*** Material for this task

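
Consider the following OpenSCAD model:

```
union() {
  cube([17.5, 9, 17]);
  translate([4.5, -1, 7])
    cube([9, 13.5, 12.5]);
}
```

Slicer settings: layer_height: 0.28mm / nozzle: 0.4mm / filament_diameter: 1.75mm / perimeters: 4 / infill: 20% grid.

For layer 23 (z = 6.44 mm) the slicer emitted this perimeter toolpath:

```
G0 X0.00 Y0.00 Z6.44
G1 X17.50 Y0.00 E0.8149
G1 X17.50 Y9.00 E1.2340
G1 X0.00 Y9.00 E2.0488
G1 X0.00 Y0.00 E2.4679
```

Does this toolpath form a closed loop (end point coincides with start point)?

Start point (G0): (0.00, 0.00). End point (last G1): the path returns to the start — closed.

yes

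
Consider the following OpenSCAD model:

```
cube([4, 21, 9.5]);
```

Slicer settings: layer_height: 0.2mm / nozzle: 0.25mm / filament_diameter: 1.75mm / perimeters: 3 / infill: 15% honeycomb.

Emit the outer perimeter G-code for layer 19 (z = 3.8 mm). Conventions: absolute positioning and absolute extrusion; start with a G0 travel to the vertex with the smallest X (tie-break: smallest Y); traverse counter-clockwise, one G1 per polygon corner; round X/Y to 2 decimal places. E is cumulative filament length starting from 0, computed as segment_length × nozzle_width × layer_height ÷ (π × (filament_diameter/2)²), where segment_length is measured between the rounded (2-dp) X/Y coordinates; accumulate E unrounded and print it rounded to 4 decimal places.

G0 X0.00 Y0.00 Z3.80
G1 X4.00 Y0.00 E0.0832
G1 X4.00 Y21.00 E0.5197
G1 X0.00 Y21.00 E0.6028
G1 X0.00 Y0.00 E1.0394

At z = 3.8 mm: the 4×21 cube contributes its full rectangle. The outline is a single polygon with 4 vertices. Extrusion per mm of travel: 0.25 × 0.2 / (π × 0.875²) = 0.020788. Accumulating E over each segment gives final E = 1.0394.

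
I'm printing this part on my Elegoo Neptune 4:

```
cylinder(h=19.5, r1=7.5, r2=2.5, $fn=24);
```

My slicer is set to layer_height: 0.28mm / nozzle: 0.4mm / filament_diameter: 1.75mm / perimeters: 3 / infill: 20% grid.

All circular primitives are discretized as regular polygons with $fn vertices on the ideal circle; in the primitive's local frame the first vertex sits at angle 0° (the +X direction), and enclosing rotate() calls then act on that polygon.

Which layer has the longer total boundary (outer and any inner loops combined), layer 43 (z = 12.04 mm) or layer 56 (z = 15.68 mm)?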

******

Instructions for the task -> From beginning to end, the data must be duplicated exactly.

Expected output ->
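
Consider the following OpenSCAD model:

```
union() {
  cube([17.5, 9, 17]);
  translate([4.5, -1, 7])
    cube([9, 13.5, 12.5]);
}
```

Slicer settings: layer_height: 0.28mm / nozzle: 0.4mm / filament_diameter: 1.75mm / perimeters: 4 / infill: 20% grid.

For layer 23 (z = 6.44 mm) the slicer emitted this perimeter toolpath:

```
G0 X0.00 Y0.00 Z6.44
G1 X17.50 Y0.00 E0.8149
G1 X17.50 Y9.00 E1.2340
G1 X0.00 Y9.00 E2.0488
G1 X0.00 Y0.00 E2.4679
```

Does this toolpath form a closed loop (end point coincides with start point)?

Start point (G0): (0.00, 0.00). End point (last G1): the path returns to the start — closed.

yes

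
Consider the following OpenSCAD model:

```
cube([4, 21, 9.5]);
```

Slicer settings: layer_height: 0.2mm / nozzle: 0.25mm / filament_diameter: 1.75mm / perimeters: 3 / infill: 15% honeycomb.

Emit the outer perimeter G-code for layer 19 (z = 3.8 mm). Conventions: absolute positioning and absolute extrusion; start with a G0 travel to the vertex with the smallest X (tie-break: smallest Y); traverse counter-clockwise, one G1 per polygon corner; round X/Y to 2 decimal places. E is cumulative filament length starting from 0, computed as segment_length × nozzle_width × layer_height ÷ (π × (filament_diameter/2)²), where segment_length is measured between the rounded (2-dp) X/Y coordinates; accumulate E unrounded and print it rounded to 4 decimal places.

G0 X0.00 Y0.00 Z3.80
G1 X4.00 Y0.00 E0.0832
G1 X4.00 Y21.00 E0.5197
G1 X0.00 Y21.00 E0.6028
G1 X0.00 Y0.00 E1.0394

At z = 3.8 mm: the 4×21 cube contributes its full rectangle. The outline is a single polygon with 4 vertices. Extrusion per mm of travel: 0.25 × 0.2 / (π × 0.875²) = 0.020788. Accumulating E over each segment gives final E = 1.0394.

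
I'm printing this part on my Elegoo Neptune 4:

```
cylinder(h=19.5, r1=7.5, r2=2.5, $fn=24);
```

My slicer is set to layer_height: 0.28mm / nozzle: 0.4mm / filament_diameter: 1.75mm / perimeters: 3 / infill: 20% grid.

All circular primitives are discretized as regular polygons with $fn vertices on the ideal circle; in the primitive's local frame the first vertex sits at angle 0° (the +X direction), and enclosing rotate() calls then act on that polygon.

Which layer has the longer total boundary (outer and any inner loops combined), layer 43 (z = 12.04 mm) or layer 56 (z = 15.68 mm)?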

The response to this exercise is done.